§ **What you need to do**
The output must reproduce each line of the data word for word.

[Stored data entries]
# # # # # # #
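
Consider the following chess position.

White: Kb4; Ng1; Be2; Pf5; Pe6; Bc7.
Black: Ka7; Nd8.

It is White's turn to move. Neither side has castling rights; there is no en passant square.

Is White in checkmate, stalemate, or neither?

neither

White to move; white king on b4.
In check: no.
Legal moves for White include: Bxd8, Bb8+, Bd6, Bb6+, Be5, Ba5, Bf4, Bg3, Bh2, Kc5, Kb5, Ka5, Kc4, Ka4, Kc3, Kb3, Ka3, Ba6, ... (list truncated; more exist).
White has legal moves and is not in check → neither.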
# # # # # # #
§ **Finished task**
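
Consider the following chess position.

White: Kb4; Ng1; Be2; Pf5; Pe6; Bc7.
Black: Ka7; Nd8.

It is White's turn to move. Neither side has castling rights; there is no en passant square.

Is White in checkmate, stalemate, or neither?

neither

White to move; white king on b4.
In check: no.
Legal moves for White include: Bxd8, Bb8+, Bd6, Bb6+, Be5, Ba5, Bf4, Bg3, Bh2, Kc5, Kb5, Ka5, Kc4, Ka4, Kc3, Kb3, Ka3, Ba6, ... (list truncated; more exist).
White has legal moves and is not in check → neither.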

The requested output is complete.